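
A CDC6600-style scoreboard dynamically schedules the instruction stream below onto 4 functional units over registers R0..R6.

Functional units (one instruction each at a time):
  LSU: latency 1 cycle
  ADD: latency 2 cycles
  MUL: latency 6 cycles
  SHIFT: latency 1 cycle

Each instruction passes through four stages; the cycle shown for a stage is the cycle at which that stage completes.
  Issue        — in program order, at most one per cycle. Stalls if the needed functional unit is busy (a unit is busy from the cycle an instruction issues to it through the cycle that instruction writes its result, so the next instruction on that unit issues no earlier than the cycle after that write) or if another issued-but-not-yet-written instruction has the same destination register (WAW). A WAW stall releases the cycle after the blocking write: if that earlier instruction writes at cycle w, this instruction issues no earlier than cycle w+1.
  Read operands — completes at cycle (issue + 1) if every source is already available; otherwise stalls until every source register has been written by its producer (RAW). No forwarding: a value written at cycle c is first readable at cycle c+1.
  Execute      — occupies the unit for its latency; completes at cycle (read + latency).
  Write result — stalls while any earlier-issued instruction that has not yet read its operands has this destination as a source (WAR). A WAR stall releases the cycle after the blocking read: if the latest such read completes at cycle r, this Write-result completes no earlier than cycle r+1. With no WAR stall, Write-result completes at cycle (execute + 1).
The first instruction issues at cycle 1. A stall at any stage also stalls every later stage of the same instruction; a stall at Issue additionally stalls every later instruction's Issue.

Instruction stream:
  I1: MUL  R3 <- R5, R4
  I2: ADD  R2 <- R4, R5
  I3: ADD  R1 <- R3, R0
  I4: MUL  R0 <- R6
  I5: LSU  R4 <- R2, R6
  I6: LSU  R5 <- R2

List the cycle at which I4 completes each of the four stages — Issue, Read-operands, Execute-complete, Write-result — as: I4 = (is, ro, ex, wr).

I4 = (10, 11, 17, 18)

t=1  I1 issues→MUL
t=2  I1 reads · I2 issues→ADD
t=3  I2 reads
t=5  I2 exec-done
t=6  I2 writes R2
t=7  I3 issues→ADD
t=8  I1 exec-done
t=9  I1 writes R3
t=10  I3 reads · I4 issues→MUL
t=11  I4 reads · I5 issues→LSU
t=12  I3 exec-done · I5 reads
t=13  I3 writes R1 · I5 exec-done
t=14  I5 writes R4
t=15  I6 issues→LSU
t=16  I6 reads
t=17  I4 exec-done · I6 exec-done
t=18  I4 writes R0 · I6 writes R5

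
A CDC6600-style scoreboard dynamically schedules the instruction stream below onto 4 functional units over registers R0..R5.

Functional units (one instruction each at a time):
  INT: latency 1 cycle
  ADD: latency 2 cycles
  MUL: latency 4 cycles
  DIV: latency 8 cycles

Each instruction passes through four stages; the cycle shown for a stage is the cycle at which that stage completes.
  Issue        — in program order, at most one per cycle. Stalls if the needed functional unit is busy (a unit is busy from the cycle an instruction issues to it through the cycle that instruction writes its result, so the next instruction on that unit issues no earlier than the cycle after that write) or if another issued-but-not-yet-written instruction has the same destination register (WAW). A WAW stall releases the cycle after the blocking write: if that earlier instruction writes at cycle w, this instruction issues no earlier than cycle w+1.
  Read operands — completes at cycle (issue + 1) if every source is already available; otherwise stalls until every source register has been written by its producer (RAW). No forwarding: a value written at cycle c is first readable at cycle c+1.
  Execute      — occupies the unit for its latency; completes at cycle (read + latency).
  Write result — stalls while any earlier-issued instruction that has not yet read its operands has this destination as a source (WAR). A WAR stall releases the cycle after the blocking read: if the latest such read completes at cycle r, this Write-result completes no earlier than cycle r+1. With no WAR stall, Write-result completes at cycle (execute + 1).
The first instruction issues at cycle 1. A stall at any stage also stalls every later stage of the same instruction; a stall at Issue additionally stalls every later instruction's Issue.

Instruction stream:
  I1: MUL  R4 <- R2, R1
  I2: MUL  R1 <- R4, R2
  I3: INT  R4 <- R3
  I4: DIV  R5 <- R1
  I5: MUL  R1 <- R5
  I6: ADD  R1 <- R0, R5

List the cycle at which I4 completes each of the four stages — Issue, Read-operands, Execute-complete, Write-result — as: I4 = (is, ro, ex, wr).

c1: issue I1 (MUL)
c2: I1 read-ops
c6: I1 finished on MUL
c7: I1→R4
c8: issue I2 (MUL)
c9: I2 read-ops · issue I3 (INT)
c10: I3 read-ops · issue I4 (DIV)
c11: I3 finished on INT
c12: I3→R4
c13: I2 finished on MUL
c14: I2→R1
c15: I4 read-ops · issue I5 (MUL)
c23: I4 finished on DIV
c24: I4→R5
c25: I5 read-ops
c29: I5 finished on MUL
c30: I5→R1
c31: issue I6 (ADD)
c32: I6 read-ops
c34: I6 finished on ADD
c35: I6→R1

I4 = (10, 15, 23, 24)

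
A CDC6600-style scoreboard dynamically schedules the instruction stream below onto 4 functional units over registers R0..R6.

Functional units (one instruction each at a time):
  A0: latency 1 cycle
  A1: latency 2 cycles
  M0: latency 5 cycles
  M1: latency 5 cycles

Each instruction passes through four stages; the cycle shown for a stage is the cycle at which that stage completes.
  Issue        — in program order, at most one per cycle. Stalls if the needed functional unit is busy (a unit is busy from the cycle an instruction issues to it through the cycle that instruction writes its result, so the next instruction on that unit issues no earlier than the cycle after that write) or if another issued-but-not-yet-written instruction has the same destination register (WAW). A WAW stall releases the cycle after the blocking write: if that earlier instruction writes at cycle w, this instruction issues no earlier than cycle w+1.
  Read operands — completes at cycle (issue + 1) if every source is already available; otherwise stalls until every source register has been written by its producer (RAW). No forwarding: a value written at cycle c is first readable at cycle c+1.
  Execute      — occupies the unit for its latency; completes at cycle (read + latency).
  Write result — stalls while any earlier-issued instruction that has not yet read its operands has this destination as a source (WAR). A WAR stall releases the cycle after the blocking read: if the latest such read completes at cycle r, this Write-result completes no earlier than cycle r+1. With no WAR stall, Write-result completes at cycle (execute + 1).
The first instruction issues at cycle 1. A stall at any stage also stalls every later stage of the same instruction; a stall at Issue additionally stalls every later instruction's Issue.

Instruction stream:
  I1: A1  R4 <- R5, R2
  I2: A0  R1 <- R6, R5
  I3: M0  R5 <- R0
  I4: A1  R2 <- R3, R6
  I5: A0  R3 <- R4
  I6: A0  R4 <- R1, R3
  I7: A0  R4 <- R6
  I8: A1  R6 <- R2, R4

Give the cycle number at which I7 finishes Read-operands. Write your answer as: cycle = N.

I1 -> (1, 2, 4, 5)
I2 -> (2, 3, 4, 5)
I3 -> (3, 4, 9, 10)
I4 -> (6, 7, 9, 10)  // struct: A1 busy until I1 writes@5
I5 -> (7, 8, 9, 10)
I6 -> (11, 12, 13, 14)  // struct: A0 busy until I5 writes@10
I7 -> (15, 16, 17, 18)  // struct: A0 busy until I6 writes@14
I8 -> (16, 19, 21, 22)  // RAW R4: wait I7 write@18

cycle = 16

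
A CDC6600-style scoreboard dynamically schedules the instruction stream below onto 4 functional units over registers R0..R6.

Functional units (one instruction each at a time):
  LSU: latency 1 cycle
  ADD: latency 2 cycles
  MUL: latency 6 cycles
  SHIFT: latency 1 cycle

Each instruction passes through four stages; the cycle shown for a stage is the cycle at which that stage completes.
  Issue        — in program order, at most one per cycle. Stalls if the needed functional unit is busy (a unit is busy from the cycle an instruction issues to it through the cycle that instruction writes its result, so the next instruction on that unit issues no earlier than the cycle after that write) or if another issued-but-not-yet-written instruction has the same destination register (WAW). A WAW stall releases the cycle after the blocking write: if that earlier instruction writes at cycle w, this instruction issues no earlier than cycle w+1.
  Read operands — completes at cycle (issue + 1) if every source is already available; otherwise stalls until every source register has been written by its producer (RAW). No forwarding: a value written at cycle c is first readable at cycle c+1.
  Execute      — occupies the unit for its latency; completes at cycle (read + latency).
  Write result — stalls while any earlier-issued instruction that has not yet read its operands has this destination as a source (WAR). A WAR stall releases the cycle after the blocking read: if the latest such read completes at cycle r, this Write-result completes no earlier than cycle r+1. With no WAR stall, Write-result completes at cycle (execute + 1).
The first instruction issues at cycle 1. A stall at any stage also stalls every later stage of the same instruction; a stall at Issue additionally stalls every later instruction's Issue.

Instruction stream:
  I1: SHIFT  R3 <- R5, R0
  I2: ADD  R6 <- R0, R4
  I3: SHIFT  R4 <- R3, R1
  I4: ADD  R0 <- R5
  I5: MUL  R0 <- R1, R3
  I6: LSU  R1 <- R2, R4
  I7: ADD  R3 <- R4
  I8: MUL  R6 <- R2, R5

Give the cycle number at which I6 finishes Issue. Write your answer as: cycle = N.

I1  is:1  ro:2  ex:3  wr:4
I2  is:2  ro:3  ex:5  wr:6
I3  is:5  ro:6  ex:7  wr:8  — struct: SHIFT busy until I1 writes@4
I4  is:7  ro:8  ex:10  wr:11  — struct: ADD busy until I2 writes@6
I5  is:12  ro:13  ex:19  wr:20  — WAW R0: wait I4 write@11
I6  is:13  ro:14  ex:15  wr:16
I7  is:14  ro:15  ex:17  wr:18
I8  is:21  ro:22  ex:28  wr:29  — struct: MUL busy until I5 writes@20

cycle = 13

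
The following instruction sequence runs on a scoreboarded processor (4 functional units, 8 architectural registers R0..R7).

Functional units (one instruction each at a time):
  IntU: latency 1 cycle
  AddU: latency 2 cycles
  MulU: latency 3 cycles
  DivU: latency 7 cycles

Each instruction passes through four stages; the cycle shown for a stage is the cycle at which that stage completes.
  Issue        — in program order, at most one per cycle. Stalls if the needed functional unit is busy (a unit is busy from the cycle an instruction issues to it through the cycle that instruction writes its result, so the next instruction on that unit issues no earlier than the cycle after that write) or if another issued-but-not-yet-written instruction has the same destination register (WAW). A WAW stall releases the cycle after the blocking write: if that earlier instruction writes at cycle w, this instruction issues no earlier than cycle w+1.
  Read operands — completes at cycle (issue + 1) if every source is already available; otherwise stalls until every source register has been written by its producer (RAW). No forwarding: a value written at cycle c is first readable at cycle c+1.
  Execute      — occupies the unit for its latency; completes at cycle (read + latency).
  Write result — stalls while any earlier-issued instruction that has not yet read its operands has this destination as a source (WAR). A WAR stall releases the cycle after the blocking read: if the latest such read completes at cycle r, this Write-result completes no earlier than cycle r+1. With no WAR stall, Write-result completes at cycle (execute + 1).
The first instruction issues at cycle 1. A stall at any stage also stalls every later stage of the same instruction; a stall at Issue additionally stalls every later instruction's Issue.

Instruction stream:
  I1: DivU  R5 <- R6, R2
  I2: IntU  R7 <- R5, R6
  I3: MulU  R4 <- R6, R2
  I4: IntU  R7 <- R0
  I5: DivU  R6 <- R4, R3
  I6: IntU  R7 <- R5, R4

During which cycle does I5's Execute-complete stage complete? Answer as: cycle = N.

cycle = 23

[I1] 1/2/9/10
[I2] 2/11/12/13  (RAW R5: wait I1 write@10)
[I3] 3/4/7/8
[I4] 14/15/16/17  (struct: IntU busy until I2 writes@13)
[I5] 15/16/23/24
[I6] 18/19/20/21  (struct: IntU busy until I4 writes@17)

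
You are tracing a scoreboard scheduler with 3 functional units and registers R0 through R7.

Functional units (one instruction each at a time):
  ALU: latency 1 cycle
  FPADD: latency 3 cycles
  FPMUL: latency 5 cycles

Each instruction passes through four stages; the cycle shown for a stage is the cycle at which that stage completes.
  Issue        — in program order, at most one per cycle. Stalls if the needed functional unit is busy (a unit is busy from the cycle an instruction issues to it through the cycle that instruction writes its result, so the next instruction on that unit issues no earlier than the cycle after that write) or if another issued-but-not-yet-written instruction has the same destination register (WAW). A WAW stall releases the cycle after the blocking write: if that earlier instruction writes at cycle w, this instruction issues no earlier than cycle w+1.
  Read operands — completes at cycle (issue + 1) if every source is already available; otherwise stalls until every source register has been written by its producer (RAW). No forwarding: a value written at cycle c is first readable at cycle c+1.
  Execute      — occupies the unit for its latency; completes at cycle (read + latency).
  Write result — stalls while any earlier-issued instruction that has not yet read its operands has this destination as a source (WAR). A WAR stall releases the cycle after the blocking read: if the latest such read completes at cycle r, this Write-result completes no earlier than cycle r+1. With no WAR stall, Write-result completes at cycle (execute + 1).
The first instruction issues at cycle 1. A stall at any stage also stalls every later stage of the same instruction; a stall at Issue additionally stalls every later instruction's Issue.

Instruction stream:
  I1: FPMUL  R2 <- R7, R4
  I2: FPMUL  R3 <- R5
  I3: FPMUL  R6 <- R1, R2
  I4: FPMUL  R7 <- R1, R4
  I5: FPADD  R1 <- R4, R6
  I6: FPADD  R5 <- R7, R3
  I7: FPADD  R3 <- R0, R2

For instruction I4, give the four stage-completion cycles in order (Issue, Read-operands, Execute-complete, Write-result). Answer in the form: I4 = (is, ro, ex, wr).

[1] I1→FPMUL
[2] I1 RO
[7] I1 EX
[8] I1 WR R2
[9] I2→FPMUL
[10] I2 RO
[15] I2 EX
[16] I2 WR R3
[17] I3→FPMUL
[18] I3 RO
[23] I3 EX
[24] I3 WR R6
[25] I4→FPMUL
[26] I4 RO; I5→FPADD
[27] I5 RO
[30] I5 EX
[31] I4 EX; I5 WR R1
[32] I4 WR R7; I6→FPADD
[33] I6 RO
[36] I6 EX
[37] I6 WR R5
[38] I7→FPADD
[39] I7 RO
[42] I7 EX
[43] I7 WR R3

I4 = (25, 26, 31, 32)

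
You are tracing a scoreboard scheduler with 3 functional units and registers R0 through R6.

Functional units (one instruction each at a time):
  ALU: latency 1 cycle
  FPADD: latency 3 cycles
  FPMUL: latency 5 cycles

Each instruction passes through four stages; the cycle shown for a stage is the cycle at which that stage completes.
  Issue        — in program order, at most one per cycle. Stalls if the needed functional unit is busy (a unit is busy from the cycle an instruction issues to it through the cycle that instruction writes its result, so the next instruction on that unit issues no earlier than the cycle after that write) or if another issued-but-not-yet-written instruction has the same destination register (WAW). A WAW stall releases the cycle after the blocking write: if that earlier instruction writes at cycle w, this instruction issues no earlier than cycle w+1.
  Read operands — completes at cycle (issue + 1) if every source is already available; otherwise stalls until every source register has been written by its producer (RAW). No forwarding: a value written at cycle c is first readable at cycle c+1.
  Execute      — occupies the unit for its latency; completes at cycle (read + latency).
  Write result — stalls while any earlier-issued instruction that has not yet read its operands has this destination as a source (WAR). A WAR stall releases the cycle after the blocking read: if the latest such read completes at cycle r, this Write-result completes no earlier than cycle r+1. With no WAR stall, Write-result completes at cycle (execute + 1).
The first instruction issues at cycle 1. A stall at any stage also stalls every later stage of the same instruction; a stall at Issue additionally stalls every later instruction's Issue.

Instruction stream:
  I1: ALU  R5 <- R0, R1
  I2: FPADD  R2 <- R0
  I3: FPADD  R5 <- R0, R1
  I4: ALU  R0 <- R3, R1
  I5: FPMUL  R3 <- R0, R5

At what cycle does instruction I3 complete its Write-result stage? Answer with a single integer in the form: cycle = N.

I1: IS=1 RO=2 EX=3 WR=4
I2: IS=2 RO=3 EX=6 WR=7
I3: IS=8 RO=9 EX=12 WR=13  [struct: FPADD busy until I2 writes@7]
I4: IS=9 RO=10 EX=11 WR=12
I5: IS=10 RO=14 EX=19 WR=20  [RAW R5: wait I3 write@13]

cycle = 13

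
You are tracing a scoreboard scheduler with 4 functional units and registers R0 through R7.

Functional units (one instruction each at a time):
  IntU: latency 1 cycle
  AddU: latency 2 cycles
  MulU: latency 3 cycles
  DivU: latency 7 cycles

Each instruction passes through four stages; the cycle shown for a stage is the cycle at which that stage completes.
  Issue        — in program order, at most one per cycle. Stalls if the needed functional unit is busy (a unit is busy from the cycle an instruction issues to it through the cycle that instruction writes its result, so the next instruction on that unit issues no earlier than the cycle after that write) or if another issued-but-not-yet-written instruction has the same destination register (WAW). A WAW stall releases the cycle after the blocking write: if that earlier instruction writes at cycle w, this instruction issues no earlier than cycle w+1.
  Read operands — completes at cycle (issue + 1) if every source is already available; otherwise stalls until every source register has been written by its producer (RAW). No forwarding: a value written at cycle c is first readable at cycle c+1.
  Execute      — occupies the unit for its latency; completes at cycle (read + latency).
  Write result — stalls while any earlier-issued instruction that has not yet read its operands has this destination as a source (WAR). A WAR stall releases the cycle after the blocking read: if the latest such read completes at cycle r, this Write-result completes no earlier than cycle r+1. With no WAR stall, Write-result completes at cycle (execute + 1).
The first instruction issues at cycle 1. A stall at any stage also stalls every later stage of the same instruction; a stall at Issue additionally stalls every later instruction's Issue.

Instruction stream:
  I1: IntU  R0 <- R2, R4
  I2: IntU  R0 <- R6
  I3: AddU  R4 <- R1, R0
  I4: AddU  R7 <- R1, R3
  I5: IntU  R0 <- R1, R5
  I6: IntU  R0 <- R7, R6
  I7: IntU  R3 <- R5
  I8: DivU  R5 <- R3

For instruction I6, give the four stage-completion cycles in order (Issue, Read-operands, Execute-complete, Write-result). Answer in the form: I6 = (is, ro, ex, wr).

[1] I1→IntU
[2] I1 RO
[3] I1 EX
[4] I1 WR R0
[5] I2→IntU
[6] I2 RO; I3→AddU
[7] I2 EX
[8] I2 WR R0
[9] I3 RO
[11] I3 EX
[12] I3 WR R4
[13] I4→AddU
[14] I4 RO; I5→IntU
[15] I5 RO
[16] I4 EX; I5 EX
[17] I4 WR R7; I5 WR R0
[18] I6→IntU
[19] I6 RO
[20] I6 EX
[21] I6 WR R0
[22] I7→IntU
[23] I7 RO; I8→DivU
[24] I7 EX
[25] I7 WR R3
[26] I8 RO
[33] I8 EX
[34] I8 WR R5

I6 = (18, 19, 20, 21)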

^^^^

## ABOUT THIS TASK
Gather every line from the listing above in which the word "scheduler" appears.

## TASK ANSWER
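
You are tracing a scoreboard scheduler with 3 functional units and registers R0 through R7.
You are tracing a scoreboard scheduler with 3 functional units and registers R0 through R6.
You are tracing a scoreboard scheduler with 4 functional units and registers R0 through R7.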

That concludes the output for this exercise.